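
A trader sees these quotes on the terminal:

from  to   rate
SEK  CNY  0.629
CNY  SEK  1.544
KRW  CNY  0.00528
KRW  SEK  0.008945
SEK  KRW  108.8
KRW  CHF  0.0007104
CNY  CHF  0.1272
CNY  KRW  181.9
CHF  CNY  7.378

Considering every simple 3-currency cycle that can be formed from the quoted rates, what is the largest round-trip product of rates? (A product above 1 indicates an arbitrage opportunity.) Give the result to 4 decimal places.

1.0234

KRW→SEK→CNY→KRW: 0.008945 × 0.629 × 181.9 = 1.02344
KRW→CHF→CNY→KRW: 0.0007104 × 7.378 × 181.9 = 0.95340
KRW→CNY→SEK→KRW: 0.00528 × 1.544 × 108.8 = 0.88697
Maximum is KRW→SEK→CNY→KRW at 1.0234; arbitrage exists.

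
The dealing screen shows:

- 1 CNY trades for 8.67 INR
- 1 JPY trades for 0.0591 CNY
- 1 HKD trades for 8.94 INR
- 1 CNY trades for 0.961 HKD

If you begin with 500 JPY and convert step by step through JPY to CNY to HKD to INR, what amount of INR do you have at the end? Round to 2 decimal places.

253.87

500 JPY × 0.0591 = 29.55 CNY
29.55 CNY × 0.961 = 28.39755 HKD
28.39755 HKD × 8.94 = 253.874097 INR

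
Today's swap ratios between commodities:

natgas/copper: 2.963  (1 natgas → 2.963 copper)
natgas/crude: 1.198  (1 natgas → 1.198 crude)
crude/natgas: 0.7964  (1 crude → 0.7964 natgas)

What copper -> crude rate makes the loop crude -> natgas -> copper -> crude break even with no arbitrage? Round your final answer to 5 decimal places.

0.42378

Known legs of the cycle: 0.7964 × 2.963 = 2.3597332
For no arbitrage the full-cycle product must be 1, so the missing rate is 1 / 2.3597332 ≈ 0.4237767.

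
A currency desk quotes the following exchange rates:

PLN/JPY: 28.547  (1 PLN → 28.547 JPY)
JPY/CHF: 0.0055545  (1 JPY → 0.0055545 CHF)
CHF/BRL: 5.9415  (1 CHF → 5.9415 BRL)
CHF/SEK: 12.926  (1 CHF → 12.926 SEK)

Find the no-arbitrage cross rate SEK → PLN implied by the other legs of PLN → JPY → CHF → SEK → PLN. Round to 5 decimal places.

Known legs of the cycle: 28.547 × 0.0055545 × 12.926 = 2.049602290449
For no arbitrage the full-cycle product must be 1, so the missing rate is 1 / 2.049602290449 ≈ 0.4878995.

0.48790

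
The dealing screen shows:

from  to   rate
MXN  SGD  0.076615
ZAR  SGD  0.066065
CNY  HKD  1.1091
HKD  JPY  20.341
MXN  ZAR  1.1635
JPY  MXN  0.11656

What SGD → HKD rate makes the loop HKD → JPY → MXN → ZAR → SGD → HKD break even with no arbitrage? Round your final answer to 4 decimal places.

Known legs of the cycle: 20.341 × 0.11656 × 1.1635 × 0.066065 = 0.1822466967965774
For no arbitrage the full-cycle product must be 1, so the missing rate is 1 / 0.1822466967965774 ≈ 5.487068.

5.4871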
────────────────
* _About this task_
Please, from the material above, copy only the lines from the line with "natgas → 1.198 crude)" up to and including the line with "crude → 0.7964 natgas)", exactly as written.

* _Task response_
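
natgas/crude: 1.198  (1 natgas → 1.198 crude)
crude/natgas: 0.7964  (1 crude → 0.7964 natgas)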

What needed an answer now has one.